What is required:
Instruction for the entries that follow: retype exactly the lines from the line with "2. advance fork by 1 bases" to the line with "3. advance fork by 12 bases", both included, and omit all others.

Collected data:
-- Opening Marker --
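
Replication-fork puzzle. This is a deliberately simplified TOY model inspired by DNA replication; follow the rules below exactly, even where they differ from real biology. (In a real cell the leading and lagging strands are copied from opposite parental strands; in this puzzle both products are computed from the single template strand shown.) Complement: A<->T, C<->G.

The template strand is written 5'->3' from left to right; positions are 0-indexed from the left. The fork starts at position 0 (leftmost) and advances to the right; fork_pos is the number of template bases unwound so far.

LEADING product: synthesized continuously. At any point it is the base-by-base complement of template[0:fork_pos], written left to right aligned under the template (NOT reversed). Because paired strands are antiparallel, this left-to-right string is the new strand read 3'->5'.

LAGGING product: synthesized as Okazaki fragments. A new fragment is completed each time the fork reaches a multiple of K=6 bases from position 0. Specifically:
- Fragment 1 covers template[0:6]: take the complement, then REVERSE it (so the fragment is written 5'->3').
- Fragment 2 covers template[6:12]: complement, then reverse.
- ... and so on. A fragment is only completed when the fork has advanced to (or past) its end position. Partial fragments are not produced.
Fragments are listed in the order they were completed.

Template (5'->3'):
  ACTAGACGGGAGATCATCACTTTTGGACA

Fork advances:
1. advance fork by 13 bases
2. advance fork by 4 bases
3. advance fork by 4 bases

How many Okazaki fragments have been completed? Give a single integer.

Step 1: advance 13 -> fork_pos = 0 + 13 = 13. Reached multiple(s) of 6: 6, 12 -> fragments 1-2 completed (2 total).
Step 2: advance 4 -> fork_pos = 13 + 4 = 17. Next multiple of 6 is 18 (not reached); still 2 fragment(s).
Step 3: advance 4 -> fork_pos = 17 + 4 = 21. Reached multiple(s) of 6: 18 -> fragment 3 completed (3 total).
Check: final fork_pos = 21; the multiples of 6 that are <= 21 are 6..18 -> 21 // 6 = 3 completed fragment(s).

Answer: 3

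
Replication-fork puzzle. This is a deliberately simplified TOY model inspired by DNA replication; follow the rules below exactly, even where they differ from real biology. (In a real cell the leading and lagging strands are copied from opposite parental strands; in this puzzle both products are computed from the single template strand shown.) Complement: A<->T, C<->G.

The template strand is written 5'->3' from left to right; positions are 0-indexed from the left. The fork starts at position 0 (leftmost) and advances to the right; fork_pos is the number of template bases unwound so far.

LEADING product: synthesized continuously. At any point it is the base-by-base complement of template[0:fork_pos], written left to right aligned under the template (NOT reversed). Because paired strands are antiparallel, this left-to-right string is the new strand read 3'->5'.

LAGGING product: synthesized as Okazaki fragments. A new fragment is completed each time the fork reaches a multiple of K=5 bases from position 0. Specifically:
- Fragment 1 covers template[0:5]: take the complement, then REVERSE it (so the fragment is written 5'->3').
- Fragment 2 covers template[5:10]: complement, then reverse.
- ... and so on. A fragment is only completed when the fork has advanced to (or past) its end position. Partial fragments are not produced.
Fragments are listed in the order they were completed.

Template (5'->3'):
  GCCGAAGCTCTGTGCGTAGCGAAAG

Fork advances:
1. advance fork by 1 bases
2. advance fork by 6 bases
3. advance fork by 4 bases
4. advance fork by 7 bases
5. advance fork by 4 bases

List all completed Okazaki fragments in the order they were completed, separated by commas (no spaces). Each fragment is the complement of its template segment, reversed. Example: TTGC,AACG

Step 1: advance 1 -> fork_pos = 0 + 1 = 1. Next multiple of 5 is 5 (not reached); still 0 fragment(s).
Step 2: advance 6 -> fork_pos = 1 + 6 = 7. Reached multiple(s) of 5: 5 -> fragment 1 completed (1 total).
Step 3: advance 4 -> fork_pos = 7 + 4 = 11. Reached multiple(s) of 5: 10 -> fragment 2 completed (2 total).
Step 4: advance 7 -> fork_pos = 11 + 7 = 18. Reached multiple(s) of 5: 15 -> fragment 3 completed (3 total).
Step 5: advance 4 -> fork_pos = 18 + 4 = 22. Reached multiple(s) of 5: 20 -> fragment 4 completed (4 total).
Final fork_pos = 22, so 4 fragment(s) are complete. Build each: template segment -> complement -> reverse.
Fragment 1: template[0:5] = GCCGA -> complement CGGCT -> reversed TCGGC
Fragment 2: template[5:10] = AGCTC -> complement TCGAG -> reversed GAGCT
Fragment 3: template[10:15] = TGTGC -> complement ACACG -> reversed GCACA
Fragment 4: template[15:20] = GTAGC -> complement CATCG -> reversed GCTAC

Answer: TCGGC,GAGCT,GCACA,GCTAC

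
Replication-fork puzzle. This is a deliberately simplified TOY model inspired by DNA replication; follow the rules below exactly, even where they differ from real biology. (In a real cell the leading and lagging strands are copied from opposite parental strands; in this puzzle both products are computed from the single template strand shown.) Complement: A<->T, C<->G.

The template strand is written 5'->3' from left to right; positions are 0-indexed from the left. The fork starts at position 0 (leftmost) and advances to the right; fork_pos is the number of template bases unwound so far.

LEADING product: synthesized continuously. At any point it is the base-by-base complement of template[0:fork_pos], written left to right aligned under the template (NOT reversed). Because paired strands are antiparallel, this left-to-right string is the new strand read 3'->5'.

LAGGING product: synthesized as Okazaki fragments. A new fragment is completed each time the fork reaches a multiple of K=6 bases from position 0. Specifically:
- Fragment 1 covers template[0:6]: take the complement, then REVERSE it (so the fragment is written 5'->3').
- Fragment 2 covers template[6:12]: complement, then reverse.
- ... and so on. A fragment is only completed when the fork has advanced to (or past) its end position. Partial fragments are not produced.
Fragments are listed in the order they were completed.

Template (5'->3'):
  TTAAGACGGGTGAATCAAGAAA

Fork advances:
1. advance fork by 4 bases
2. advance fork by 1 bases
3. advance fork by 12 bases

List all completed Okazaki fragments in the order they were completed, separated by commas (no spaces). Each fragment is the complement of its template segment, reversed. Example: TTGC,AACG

Step 1: advance 4 -> fork_pos = 0 + 4 = 4. Next multiple of 6 is 6 (not reached); still 0 fragment(s).
Step 2: advance 1 -> fork_pos = 4 + 1 = 5. Next multiple of 6 is 6 (not reached); still 0 fragment(s).
Step 3: advance 12 -> fork_pos = 5 + 12 = 17. Reached multiple(s) of 6: 6, 12 -> fragments 1-2 completed (2 total).
Final fork_pos = 17, so 2 fragment(s) are complete. Build each: template segment -> complement -> reverse.
Fragment 1: template[0:6] = TTAAGA -> complement AATTCT -> reversed TCTTAA
Fragment 2: template[6:12] = CGGGTG -> complement GCCCAC -> reversed CACCCG

Answer: TCTTAA,CACCCG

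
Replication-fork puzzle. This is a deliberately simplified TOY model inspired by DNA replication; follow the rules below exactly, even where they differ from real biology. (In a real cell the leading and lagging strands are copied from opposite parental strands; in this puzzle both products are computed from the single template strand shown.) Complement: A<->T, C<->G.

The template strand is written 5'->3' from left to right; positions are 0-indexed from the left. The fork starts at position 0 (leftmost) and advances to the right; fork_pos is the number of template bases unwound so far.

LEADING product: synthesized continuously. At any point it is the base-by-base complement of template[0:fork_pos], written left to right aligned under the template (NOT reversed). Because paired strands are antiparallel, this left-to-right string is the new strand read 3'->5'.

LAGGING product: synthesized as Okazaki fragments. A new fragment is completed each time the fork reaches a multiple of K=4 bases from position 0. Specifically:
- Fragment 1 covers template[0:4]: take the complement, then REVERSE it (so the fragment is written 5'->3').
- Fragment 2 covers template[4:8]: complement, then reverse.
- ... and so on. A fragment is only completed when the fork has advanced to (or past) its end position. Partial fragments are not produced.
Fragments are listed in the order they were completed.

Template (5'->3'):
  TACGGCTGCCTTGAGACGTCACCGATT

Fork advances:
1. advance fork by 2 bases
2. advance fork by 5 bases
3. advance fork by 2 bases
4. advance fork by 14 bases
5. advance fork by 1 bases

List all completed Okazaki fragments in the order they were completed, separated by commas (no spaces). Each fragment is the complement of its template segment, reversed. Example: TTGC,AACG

Step 1: advance 2 -> fork_pos = 0 + 2 = 2. Next multiple of 4 is 4 (not reached); still 0 fragment(s).
Step 2: advance 5 -> fork_pos = 2 + 5 = 7. Reached multiple(s) of 4: 4 -> fragment 1 completed (1 total).
Step 3: advance 2 -> fork_pos = 7 + 2 = 9. Reached multiple(s) of 4: 8 -> fragment 2 completed (2 total).
Step 4: advance 14 -> fork_pos = 9 + 14 = 23. Reached multiple(s) of 4: 12, 16, 20 -> fragments 3-5 completed (5 total).
Step 5: advance 1 -> fork_pos = 23 + 1 = 24. Reached multiple(s) of 4: 24 -> fragment 6 completed (6 total).
Final fork_pos = 24, so 6 fragment(s) are complete. Build each: template segment -> complement -> reverse.
Fragment 1: template[0:4] = TACG -> complement ATGC -> reversed CGTA
Fragment 2: template[4:8] = GCTG -> complement CGAC -> reversed CAGC
Fragment 3: template[8:12] = CCTT -> complement GGAA -> reversed AAGG
Fragment 4: template[12:16] = GAGA -> complement CTCT -> reversed TCTC
Fragment 5: template[16:20] = CGTC -> complement GCAG -> reversed GACG
Fragment 6: template[20:24] = ACCG -> complement TGGC -> reversed CGGT

Answer: CGTA,CAGC,AAGG,TCTC,GACG,CGGT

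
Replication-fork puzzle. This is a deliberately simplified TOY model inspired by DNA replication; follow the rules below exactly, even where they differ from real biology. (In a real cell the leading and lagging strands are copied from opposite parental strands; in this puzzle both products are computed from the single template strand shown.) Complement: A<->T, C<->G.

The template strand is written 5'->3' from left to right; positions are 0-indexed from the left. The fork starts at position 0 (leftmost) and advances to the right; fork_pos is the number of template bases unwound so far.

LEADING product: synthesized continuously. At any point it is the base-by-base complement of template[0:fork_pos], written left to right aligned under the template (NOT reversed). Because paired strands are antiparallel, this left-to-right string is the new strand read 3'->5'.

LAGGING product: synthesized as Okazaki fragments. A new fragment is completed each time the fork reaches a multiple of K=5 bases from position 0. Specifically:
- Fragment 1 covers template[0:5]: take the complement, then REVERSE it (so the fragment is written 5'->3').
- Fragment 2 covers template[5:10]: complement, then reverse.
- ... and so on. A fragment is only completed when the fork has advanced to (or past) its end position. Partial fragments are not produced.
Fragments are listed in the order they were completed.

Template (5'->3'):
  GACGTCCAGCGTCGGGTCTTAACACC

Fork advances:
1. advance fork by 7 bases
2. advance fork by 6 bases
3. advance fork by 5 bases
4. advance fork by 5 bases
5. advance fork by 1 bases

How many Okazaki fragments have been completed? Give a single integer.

Answer: 4

Derivation:
Step 1: advance 7 -> fork_pos = 0 + 7 = 7. Reached multiple(s) of 5: 5 -> fragment 1 completed (1 total).
Step 2: advance 6 -> fork_pos = 7 + 6 = 13. Reached multiple(s) of 5: 10 -> fragment 2 completed (2 total).
Step 3: advance 5 -> fork_pos = 13 + 5 = 18. Reached multiple(s) of 5: 15 -> fragment 3 completed (3 total).
Step 4: advance 5 -> fork_pos = 18 + 5 = 23. Reached multiple(s) of 5: 20 -> fragment 4 completed (4 total).
Step 5: advance 1 -> fork_pos = 23 + 1 = 24. Next multiple of 5 is 25 (not reached); still 4 fragment(s).
Check: final fork_pos = 24; the multiples of 5 that are <= 24 are 5..20 -> 24 // 5 = 4 completed fragment(s).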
-- Closing Marker --
Task solution:
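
2. advance fork by 1 bases
3. advance fork by 12 bases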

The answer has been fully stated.